Saved data entries:
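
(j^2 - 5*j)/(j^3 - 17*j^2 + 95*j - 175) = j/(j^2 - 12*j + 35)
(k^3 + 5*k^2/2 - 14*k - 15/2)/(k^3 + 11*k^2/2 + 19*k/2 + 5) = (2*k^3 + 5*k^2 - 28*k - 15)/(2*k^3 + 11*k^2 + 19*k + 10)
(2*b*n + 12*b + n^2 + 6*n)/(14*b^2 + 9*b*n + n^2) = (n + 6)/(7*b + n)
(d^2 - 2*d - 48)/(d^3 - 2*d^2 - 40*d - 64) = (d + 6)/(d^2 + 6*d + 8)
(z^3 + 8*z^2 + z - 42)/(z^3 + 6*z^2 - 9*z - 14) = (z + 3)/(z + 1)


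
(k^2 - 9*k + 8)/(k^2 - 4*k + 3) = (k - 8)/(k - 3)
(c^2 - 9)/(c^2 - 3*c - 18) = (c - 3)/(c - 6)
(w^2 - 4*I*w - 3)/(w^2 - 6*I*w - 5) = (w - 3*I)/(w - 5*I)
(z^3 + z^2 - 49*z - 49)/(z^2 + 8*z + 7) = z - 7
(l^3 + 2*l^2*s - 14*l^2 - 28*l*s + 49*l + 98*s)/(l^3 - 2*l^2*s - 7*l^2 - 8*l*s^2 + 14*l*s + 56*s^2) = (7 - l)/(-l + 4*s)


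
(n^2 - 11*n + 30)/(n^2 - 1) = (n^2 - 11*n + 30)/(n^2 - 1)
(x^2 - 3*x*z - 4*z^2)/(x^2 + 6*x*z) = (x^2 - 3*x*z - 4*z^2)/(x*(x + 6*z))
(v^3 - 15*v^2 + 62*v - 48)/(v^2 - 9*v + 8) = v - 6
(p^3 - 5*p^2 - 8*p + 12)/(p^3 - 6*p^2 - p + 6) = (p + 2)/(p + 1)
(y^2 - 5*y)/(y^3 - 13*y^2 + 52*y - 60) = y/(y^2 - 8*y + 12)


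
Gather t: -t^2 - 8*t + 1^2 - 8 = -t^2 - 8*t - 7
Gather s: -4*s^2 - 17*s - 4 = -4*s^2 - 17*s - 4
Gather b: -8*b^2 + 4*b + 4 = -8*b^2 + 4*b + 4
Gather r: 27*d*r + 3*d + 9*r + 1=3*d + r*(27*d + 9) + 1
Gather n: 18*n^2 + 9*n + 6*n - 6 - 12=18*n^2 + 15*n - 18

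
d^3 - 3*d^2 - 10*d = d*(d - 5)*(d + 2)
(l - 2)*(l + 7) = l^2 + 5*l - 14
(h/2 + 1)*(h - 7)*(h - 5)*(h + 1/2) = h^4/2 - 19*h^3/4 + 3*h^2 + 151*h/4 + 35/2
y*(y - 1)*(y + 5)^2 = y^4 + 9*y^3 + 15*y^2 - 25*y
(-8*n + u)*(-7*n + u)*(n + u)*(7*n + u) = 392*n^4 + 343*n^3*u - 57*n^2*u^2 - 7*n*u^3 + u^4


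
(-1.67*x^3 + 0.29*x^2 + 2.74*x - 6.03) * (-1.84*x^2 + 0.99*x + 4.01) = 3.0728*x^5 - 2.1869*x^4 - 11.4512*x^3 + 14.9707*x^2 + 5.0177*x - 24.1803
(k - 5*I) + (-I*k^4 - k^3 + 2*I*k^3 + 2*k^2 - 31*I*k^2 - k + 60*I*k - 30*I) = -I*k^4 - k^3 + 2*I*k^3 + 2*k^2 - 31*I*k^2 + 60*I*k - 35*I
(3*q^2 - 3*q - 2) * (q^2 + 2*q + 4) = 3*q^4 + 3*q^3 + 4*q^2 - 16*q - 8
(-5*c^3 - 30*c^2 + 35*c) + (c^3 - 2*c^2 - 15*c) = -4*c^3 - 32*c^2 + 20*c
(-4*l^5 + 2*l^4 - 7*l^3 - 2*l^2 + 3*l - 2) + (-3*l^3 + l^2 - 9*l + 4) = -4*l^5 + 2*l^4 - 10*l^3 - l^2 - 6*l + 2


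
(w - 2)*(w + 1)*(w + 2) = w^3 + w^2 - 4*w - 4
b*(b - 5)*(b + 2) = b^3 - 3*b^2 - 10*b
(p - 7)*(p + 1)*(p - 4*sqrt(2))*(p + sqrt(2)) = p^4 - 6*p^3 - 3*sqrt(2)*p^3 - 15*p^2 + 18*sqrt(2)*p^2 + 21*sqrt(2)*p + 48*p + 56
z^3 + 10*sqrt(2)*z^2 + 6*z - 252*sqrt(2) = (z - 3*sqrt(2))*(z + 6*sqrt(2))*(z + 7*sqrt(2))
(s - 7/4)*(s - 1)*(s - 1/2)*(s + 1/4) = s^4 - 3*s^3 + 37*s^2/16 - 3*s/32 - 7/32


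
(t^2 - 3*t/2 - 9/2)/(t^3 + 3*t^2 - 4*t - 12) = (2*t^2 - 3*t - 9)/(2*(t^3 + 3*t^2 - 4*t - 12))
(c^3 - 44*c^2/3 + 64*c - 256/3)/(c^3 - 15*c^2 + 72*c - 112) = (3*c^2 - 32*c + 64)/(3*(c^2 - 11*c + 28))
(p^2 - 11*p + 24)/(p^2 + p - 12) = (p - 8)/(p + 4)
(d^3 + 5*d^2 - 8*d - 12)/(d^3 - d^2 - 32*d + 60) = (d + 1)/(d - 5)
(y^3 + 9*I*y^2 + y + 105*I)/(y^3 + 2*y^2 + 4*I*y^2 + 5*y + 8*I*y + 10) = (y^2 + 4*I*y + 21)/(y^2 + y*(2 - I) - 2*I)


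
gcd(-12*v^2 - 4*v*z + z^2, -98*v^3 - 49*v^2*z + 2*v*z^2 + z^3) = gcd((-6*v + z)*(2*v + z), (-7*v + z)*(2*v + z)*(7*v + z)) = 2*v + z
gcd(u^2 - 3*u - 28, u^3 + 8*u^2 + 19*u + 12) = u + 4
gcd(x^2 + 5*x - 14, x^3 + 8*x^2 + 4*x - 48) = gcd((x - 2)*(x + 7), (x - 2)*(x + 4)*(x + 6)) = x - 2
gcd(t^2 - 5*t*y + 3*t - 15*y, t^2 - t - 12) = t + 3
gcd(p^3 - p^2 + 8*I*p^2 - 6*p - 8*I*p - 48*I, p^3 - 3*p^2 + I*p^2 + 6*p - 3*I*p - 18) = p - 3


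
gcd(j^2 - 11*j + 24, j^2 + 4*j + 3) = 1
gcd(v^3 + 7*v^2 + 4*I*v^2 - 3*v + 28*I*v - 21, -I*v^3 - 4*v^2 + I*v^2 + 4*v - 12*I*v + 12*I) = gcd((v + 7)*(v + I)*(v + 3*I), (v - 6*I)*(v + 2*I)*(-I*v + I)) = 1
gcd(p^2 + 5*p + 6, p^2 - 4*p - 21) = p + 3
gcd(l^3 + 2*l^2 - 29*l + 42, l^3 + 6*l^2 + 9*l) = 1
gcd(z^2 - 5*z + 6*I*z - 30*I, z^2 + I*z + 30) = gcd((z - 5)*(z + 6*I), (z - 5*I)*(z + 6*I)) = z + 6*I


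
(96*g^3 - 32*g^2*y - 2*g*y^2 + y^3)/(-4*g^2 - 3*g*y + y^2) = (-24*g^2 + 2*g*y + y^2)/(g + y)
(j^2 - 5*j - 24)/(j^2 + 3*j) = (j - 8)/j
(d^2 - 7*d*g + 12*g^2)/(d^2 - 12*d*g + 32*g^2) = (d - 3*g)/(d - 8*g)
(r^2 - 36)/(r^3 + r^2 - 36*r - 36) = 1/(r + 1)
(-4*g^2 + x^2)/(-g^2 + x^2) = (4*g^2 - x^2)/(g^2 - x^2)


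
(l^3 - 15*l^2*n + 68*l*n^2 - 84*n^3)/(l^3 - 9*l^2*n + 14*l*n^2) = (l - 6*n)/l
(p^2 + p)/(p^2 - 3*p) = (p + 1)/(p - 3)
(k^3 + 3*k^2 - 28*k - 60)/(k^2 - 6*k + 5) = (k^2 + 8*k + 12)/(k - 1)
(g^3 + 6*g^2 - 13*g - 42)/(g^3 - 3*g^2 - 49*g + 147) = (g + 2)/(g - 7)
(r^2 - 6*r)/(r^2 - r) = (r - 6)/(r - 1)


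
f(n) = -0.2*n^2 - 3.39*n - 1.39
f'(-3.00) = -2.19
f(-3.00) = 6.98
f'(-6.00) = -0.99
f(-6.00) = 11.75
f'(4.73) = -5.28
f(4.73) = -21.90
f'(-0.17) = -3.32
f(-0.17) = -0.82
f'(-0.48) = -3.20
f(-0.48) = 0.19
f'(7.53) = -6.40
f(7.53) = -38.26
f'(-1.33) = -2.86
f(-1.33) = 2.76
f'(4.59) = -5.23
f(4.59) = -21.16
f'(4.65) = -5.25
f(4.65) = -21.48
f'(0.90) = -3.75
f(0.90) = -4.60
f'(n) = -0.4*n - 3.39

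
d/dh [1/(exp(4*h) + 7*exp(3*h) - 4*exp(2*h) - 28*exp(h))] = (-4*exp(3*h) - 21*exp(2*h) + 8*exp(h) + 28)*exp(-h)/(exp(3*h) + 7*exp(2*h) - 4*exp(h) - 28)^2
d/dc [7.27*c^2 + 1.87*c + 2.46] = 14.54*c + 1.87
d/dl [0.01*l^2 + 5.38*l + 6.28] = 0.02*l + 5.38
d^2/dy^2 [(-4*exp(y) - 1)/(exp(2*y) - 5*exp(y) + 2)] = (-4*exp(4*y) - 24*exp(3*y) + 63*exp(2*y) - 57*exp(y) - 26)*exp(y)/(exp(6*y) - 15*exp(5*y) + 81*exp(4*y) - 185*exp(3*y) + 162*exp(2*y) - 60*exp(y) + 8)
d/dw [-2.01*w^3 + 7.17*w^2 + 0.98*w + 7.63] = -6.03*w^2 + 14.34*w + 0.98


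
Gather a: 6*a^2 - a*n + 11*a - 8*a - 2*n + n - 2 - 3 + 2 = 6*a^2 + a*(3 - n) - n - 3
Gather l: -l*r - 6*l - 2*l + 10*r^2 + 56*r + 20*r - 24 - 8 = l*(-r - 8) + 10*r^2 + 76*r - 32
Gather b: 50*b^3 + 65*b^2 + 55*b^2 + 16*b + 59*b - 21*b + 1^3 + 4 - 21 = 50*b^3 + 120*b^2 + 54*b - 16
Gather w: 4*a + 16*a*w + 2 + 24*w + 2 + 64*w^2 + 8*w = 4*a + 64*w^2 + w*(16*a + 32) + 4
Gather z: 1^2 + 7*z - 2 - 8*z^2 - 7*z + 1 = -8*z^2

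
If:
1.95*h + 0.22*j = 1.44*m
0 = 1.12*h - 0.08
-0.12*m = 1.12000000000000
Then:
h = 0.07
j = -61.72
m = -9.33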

Work instruction:
Begin at the line that has "gcd(p^3 - p^2" in the entries above; stop after the line that has "f'(4.73) = -5.28". Transcribe exactly those lines and no others.

Response to this task:
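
gcd(p^3 - p^2 + 8*I*p^2 - 6*p - 8*I*p - 48*I, p^3 - 3*p^2 + I*p^2 + 6*p - 3*I*p - 18) = p - 3


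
gcd(j^2 - 11*j + 24, j^2 + 4*j + 3) = 1
gcd(v^3 + 7*v^2 + 4*I*v^2 - 3*v + 28*I*v - 21, -I*v^3 - 4*v^2 + I*v^2 + 4*v - 12*I*v + 12*I) = gcd((v + 7)*(v + I)*(v + 3*I), (v - 6*I)*(v + 2*I)*(-I*v + I)) = 1
gcd(p^2 + 5*p + 6, p^2 - 4*p - 21) = p + 3
gcd(l^3 + 2*l^2 - 29*l + 42, l^3 + 6*l^2 + 9*l) = 1
gcd(z^2 - 5*z + 6*I*z - 30*I, z^2 + I*z + 30) = gcd((z - 5)*(z + 6*I), (z - 5*I)*(z + 6*I)) = z + 6*I


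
(96*g^3 - 32*g^2*y - 2*g*y^2 + y^3)/(-4*g^2 - 3*g*y + y^2) = (-24*g^2 + 2*g*y + y^2)/(g + y)
(j^2 - 5*j - 24)/(j^2 + 3*j) = (j - 8)/j
(d^2 - 7*d*g + 12*g^2)/(d^2 - 12*d*g + 32*g^2) = (d - 3*g)/(d - 8*g)
(r^2 - 36)/(r^3 + r^2 - 36*r - 36) = 1/(r + 1)
(-4*g^2 + x^2)/(-g^2 + x^2) = (4*g^2 - x^2)/(g^2 - x^2)


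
(l^3 - 15*l^2*n + 68*l*n^2 - 84*n^3)/(l^3 - 9*l^2*n + 14*l*n^2) = (l - 6*n)/l
(p^2 + p)/(p^2 - 3*p) = (p + 1)/(p - 3)
(k^3 + 3*k^2 - 28*k - 60)/(k^2 - 6*k + 5) = (k^2 + 8*k + 12)/(k - 1)
(g^3 + 6*g^2 - 13*g - 42)/(g^3 - 3*g^2 - 49*g + 147) = (g + 2)/(g - 7)
(r^2 - 6*r)/(r^2 - r) = (r - 6)/(r - 1)


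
f(n) = -0.2*n^2 - 3.39*n - 1.39
f'(-3.00) = -2.19
f(-3.00) = 6.98
f'(-6.00) = -0.99
f(-6.00) = 11.75
f'(4.73) = -5.28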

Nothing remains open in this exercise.